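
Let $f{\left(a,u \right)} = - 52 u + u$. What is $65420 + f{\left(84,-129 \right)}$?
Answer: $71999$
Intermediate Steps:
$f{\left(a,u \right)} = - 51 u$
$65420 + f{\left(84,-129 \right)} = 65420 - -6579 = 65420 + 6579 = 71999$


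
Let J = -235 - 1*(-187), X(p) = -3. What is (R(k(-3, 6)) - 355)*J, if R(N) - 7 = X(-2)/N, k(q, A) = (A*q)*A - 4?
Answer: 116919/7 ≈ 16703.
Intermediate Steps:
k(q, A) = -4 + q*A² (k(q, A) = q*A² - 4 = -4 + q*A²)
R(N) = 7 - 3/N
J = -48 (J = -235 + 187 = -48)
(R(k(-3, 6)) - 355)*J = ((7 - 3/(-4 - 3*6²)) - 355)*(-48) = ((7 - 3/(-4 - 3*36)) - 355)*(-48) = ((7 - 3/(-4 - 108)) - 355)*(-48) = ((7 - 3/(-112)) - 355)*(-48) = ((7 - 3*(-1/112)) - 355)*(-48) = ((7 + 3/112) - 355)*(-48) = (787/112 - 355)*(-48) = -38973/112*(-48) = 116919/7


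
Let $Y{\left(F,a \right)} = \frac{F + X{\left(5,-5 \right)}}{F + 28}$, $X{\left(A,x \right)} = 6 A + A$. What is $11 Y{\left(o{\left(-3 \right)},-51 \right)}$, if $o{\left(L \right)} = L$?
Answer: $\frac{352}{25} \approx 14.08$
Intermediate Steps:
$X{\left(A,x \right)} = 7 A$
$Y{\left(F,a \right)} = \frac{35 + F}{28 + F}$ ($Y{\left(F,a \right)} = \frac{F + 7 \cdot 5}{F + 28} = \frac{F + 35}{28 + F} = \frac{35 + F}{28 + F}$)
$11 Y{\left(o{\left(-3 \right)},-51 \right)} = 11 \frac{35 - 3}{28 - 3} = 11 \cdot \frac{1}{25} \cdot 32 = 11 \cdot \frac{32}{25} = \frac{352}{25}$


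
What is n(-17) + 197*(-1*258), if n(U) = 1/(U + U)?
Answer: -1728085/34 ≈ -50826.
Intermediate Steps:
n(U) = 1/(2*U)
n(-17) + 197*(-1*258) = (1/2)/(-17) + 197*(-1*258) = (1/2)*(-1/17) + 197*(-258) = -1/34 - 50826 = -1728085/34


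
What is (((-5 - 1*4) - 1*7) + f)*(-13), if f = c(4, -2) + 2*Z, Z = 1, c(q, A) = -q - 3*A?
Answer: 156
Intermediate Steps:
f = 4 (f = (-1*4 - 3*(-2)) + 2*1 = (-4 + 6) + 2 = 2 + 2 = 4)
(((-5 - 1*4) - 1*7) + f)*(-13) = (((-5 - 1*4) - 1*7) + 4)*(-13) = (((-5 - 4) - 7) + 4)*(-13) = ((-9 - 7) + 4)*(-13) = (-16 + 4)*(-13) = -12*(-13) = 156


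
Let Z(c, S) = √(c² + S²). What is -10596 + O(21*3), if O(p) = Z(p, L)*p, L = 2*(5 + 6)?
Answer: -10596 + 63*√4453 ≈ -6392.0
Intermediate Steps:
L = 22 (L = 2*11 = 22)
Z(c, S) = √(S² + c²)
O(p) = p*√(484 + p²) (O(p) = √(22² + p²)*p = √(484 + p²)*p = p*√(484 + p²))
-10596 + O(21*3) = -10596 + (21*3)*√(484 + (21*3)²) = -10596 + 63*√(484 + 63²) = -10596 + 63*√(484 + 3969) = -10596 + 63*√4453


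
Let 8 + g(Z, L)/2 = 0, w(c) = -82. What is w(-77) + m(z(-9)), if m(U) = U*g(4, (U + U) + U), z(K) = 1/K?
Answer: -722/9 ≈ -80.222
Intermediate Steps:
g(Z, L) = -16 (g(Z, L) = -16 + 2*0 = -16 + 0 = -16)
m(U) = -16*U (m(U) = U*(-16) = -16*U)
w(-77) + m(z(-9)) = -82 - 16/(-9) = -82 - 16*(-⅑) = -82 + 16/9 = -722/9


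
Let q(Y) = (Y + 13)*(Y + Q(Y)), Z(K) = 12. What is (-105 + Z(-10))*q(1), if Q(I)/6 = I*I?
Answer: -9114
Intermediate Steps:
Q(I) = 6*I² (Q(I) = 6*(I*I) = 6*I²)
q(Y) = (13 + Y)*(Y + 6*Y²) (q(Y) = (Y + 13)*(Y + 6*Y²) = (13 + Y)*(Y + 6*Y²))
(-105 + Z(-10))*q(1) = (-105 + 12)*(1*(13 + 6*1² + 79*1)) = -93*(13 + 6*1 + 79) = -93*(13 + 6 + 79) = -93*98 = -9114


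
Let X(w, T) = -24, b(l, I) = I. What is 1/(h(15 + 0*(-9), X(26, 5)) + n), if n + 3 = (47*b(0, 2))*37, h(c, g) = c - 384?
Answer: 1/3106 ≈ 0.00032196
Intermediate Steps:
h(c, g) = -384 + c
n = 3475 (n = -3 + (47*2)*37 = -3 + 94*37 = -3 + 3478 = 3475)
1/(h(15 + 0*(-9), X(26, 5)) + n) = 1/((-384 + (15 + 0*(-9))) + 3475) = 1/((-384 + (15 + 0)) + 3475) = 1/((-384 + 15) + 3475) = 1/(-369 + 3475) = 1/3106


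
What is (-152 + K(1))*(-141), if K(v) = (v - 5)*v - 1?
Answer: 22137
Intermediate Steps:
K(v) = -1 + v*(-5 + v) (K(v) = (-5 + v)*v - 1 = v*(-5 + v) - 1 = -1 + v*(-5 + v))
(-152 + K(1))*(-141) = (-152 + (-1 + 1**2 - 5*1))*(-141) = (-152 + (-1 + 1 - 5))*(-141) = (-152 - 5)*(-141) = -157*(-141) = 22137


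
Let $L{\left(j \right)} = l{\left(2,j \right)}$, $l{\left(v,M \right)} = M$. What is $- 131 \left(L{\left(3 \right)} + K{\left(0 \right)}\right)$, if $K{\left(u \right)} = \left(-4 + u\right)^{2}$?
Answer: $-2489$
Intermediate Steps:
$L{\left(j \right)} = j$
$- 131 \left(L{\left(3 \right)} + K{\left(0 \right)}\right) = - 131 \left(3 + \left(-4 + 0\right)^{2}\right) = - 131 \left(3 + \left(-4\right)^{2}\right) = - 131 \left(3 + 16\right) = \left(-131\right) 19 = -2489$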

* [Task instructions]:
In the entries above, find each line containing the string "Answer" and copy it.

* [Solution]:
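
Answer: $71999$
Answer: 116919/7 ≈ 16703.
Answer: $\frac{352}{25} \approx 14.08$
Answer: -1728085/34 ≈ -50826.
Answer: 156
Answer: -10596 + 63*√4453 ≈ -6392.0
Answer: -722/9 ≈ -80.222
Answer: -9114
Answer: 1/3106 ≈ 0.00032196
Answer: 22137
Answer: $-2489$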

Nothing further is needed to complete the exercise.